* **WHAT THE TASK ASKS**:
Starting at the line below that contains "Move each note of the melody B6", print each line through the end of the records exactly as it appears.

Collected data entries
<<<<
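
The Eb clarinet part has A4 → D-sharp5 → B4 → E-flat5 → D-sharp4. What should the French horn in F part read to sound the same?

G5 C#6 A5 Db6 C#5

First find concert pitch: the Eb clarinet sounds a minor third above written, so A4 D-sharp5 B4 E-flat5 D-sharp4 sounds C5 F#5 D5 Gb5 F#4.
Then write for French horn in F: it sounds a perfect fifth below written, so the part must be a perfect fifth above concert.
C5 → G5
F#5 → C#6
D5 → A5
Gb5 → Db6
F#4 → C#5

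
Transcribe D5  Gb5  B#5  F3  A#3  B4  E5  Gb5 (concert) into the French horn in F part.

A5 Db6 F##6 C4 E#4 F#5 B5 Db6

Written C4 sounds as F3 on the French horn in F, so concert pitches are written a perfect fifth up.
D5 gives A5
Gb5 gives Db6
B#5 gives F##6
F3 gives C4
A#3 gives E#4
B4 gives F#5
E5 gives B5
Gb5 gives Db6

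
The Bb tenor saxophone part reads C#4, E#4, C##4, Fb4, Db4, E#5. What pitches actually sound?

The Bb tenor saxophone sounds a major ninth below written, so transpose each written note down a major ninth.
C#4 gives B2
E#4 gives D#3
C##4 gives B#2
Fb4 gives Ebb3
Db4 gives Cb3
E#5 gives D#4

B2 D#3 B#2 Ebb3 Cb3 D#4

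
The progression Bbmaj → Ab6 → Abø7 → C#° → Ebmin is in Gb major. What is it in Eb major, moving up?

Gmaj F6 Fø7 A#° Cmin

Gb major up to Eb major is a major sixth; each chord root moves by that interval while the quality stays the same.
Bbmaj: root Bb up a major sixth → G, giving Gmaj.
Ab6: root Ab up a major sixth → F, giving F6.
Abø7: root Ab up a major sixth → F, giving Fø7.
C#°: root C# up a major sixth → A#, giving A#°.
Ebmin: root Eb up a major sixth → C, giving Cmin.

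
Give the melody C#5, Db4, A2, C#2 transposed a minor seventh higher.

B5 Cb5 G3 B2

C#5 becomes B5
Db4 becomes Cb5
A2 becomes G3
C#2 becomes B2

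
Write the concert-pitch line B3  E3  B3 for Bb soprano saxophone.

C#4 F#3 C#4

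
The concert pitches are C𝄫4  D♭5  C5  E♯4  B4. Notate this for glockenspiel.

Cbb2 Db3 C3 E#2 B2

The glockenspiel sounds a perfect fifteenth above written, so the written part must be a perfect fifteenth below concert — transpose each note down.
Cbb4 gives Cbb2
Db5 gives Db3
C5 gives C3
E#4 gives E#2
B4 gives B2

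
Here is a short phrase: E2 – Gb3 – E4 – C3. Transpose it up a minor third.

G2 Bbb3 G4 Eb3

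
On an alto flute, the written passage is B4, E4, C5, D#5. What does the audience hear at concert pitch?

F#4 B3 G4 A#4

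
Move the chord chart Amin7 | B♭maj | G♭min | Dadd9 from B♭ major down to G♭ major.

Fmin7 Gbmaj Ebbmin Bbadd9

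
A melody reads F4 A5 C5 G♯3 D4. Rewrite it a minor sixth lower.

F4 down a minor sixth is A3.
A5 down a minor sixth is C#5.
C5 down a minor sixth is E4.
G#3: a sixth down reaches B, and 8 semitones makes it B#2.
D4: a sixth down reaches F, and 8 semitones makes it F#3.

A3 C#5 E4 B#2 F#3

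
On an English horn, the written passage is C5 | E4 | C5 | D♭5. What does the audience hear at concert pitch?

F4 A3 F4 Gb4

The English horn sounds a perfect fifth below written, so transpose each written note down a perfect fifth.
C5 gives F4
E4 gives A3
C5 gives F4
Db5 gives Gb4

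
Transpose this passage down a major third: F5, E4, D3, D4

F5 gives Db5
E4 gives C4
D3 gives Bb2
D4 gives Bb3

Db5 C4 Bb2 Bb3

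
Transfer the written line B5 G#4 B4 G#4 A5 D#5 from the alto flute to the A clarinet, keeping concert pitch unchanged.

A5 F#4 A4 F#4 G5 C#5

First find concert pitch: the alto flute sounds a perfect fourth below written, so B5 G#4 B4 G#4 A5 D#5 sounds F#5 D#4 F#4 D#4 E5 A#4.
Then write for A clarinet: it sounds a minor third below written, so the part must be a minor third above concert.
F#5 → A5
D#4 → F#4
F#4 → A4
D#4 → F#4
E5 → G5
A#4 → C#5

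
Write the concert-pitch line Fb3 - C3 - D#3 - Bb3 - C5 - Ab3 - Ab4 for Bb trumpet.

Gb3 D3 E#3 C4 D5 Bb3 Bb4

The Bb trumpet sounds a major second below written, so the written part must be a major second above concert — transpose each note up.
Fb3 -> Gb3
C3 -> D3
D#3 -> E#3
Bb3 -> C4
C5 -> D5
Ab3 -> Bb3
Ab4 -> Bb4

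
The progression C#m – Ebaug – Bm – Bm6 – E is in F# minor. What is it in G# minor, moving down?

F# minor down to G# minor is a minor seventh; each chord root moves by that interval while the quality stays the same.
C#m: root C# down a minor seventh → D#, giving D#m.
Ebaug: root Eb down a minor seventh → F, giving Faug.
Bm: root B down a minor seventh → C#, giving C#m.
Bm6: root B down a minor seventh → C#, giving C#m6.
E: root E down a minor seventh → F#, giving F#.

D#m Faug C#m C#m6 F#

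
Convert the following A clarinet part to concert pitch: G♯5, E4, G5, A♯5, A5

E#5 C#4 E5 F##5 F#5

Written C4 on the A clarinet sounds as A3, a minor third lower; apply that shift to every note.
G#5 → E#5
E4 → C#4
G5 → E5
A#5 → F##5
A5 → F#5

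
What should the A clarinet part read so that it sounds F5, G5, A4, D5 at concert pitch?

Written C4 sounds as A3 on the A clarinet, so concert pitches are written a minor third up.
F5 gives Ab5
G5 gives Bb5
A4 gives C5
D5 gives F5

Ab5 Bb5 C5 F5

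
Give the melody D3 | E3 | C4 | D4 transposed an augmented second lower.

D3 -> Cb3
E3 -> Db3
C4 -> Bbb3
D4 -> Cb4

Cb3 Db3 Bbb3 Cb4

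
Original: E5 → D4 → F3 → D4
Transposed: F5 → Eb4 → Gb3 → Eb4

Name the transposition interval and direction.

From E5 to F5 is 2 letter names — a second of some quality.
E5 to F5 is 1 semitone, which makes it a minor second; the second version is higher, so the direction is up.
Checking another pair — D4 → Eb4 — gives the same interval.

up a minor second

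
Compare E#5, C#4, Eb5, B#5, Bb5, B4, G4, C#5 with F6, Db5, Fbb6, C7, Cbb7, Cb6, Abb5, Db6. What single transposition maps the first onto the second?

up a diminished ninth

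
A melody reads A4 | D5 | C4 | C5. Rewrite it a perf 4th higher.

A4 -> D5
D5 -> G5
C4 -> F4
C5 -> F5

D5 G5 F4 F5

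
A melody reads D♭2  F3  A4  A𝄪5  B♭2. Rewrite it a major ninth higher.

Eb3 G4 B5 B##6 C4

Db2 up a major ninth is Eb3.
A major ninth up from F3 gives G4.
A major ninth up from A4 gives B5.
A major ninth up from A##5 gives B##6.
A major ninth up from Bb2 gives C4.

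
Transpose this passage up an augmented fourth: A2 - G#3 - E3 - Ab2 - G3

A2 -> D#3
G#3 -> C##4
E3 -> A#3
Ab2 -> D3
G3 -> C#4

D#3 C##4 A#3 D3 C#4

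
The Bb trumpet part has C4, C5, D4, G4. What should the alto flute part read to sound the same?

Eb4 Eb5 F4 Bb4

First find concert pitch: the Bb trumpet sounds a major second below written, so C4 C5 D4 G4 sounds Bb3 Bb4 C4 F4.
Then write for alto flute: it sounds a perfect fourth below written, so the part must be a perfect fourth above concert.
Bb3 → Eb4
Bb4 → Eb5
C4 → F4
F4 → Bb4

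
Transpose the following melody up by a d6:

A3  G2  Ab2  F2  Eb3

Fb4 Ebb3 Fbb3 Dbb3 Cbb4

A3 up a diminished sixth is Fb4.
G2 up a diminished sixth is Ebb3.
Ab2: a sixth up reaches F, and 7 semitones makes it Fbb3.
F2 up a diminished sixth is Dbb3.
Eb3: a sixth up reaches C, and 7 semitones makes it Cbb4.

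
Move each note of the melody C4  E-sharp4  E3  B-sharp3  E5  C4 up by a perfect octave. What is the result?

C5 E#5 E4 B#4 E6 C5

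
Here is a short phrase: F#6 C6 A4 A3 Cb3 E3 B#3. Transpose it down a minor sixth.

F#6: a sixth down reaches A, and 8 semitones makes it A#5.
C6: a sixth down reaches E, and 8 semitones makes it E5.
A minor sixth down from A4 gives C#4.
A3 down a minor sixth is C#3.
A minor sixth down from Cb3 gives Eb2.
E3: a sixth down reaches G, and 8 semitones makes it G#2.
B#3: a sixth down reaches D, and 8 semitones makes it D##3.

A#5 E5 C#4 C#3 Eb2 G#2 D##3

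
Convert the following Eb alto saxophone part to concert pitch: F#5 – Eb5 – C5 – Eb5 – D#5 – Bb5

A4 Gb4 Eb4 Gb4 F#4 Db5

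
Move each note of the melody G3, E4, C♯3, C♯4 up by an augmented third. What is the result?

B#3 G##4 E##3 E##4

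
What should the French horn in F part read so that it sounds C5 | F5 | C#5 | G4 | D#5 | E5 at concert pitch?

G5 C6 G#5 D5 A#5 B5

Written C4 sounds as F3 on the French horn in F, so concert pitches are written a perfect fifth up.
C5 -> G5
F5 -> C6
C#5 -> G#5
G4 -> D5
D#5 -> A#5
E5 -> B5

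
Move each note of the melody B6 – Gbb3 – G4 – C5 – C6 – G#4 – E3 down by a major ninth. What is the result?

B6: a ninth down reaches A, and 14 semitones makes it A5.
Gbb3 down a major ninth is Fbb2.
G4: a ninth down reaches F, and 14 semitones makes it F3.
C5: a ninth down reaches B, and 14 semitones makes it Bb3.
C6 down a major ninth is Bb4.
A major ninth down from G#4 gives F#3.
E3: a ninth down reaches D, and 14 semitones makes it D2.

A5 Fbb2 F3 Bb3 Bb4 F#3 D2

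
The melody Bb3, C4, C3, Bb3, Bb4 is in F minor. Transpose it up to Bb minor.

Eb4 F4 F3 Eb4 Eb5

F minor to Bb minor up is a perfect fourth, so every note moves up by that interval.
Bb3 becomes Eb4
C4 becomes F4
C3 becomes F3
Bb3 becomes Eb4
Bb4 becomes Eb5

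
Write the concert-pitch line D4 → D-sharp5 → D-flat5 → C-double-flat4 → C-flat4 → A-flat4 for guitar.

The guitar sounds a perfect octave below written, so the written part must be a perfect octave above concert — transpose each note up.
D4 gives D5
D#5 gives D#6
Db5 gives Db6
Cbb4 gives Cbb5
Cb4 gives Cb5
Ab4 gives Ab5

D5 D#6 Db6 Cbb5 Cb5 Ab5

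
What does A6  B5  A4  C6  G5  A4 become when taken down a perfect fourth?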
>>>>
* **WRITTEN RESPONSE**:
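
Move each note of the melody B6 – Gbb3 – G4 – C5 – C6 – G#4 – E3 down by a major ninth. What is the result?

B6: a ninth down reaches A, and 14 semitones makes it A5.
Gbb3 down a major ninth is Fbb2.
G4: a ninth down reaches F, and 14 semitones makes it F3.
C5: a ninth down reaches B, and 14 semitones makes it Bb3.
C6 down a major ninth is Bb4.
A major ninth down from G#4 gives F#3.
E3: a ninth down reaches D, and 14 semitones makes it D2.

A5 Fbb2 F3 Bb3 Bb4 F#3 D2

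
The melody Bb3, C4, C3, Bb3, Bb4 is in F minor. Transpose it up to Bb minor.

Eb4 F4 F3 Eb4 Eb5

F minor to Bb minor up is a perfect fourth, so every note moves up by that interval.
Bb3 becomes Eb4
C4 becomes F4
C3 becomes F3
Bb3 becomes Eb4
Bb4 becomes Eb5

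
Write the concert-pitch line D4 → D-sharp5 → D-flat5 → C-double-flat4 → C-flat4 → A-flat4 for guitar.

The guitar sounds a perfect octave below written, so the written part must be a perfect octave above concert — transpose each note up.
D4 gives D5
D#5 gives D#6
Db5 gives Db6
Cbb4 gives Cbb5
Cb4 gives Cb5
Ab4 gives Ab5

D5 D#6 Db6 Cbb5 Cb5 Ab5

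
What does A6  B5  A4  C6  G5  A4 become when taken down a perfect fourth?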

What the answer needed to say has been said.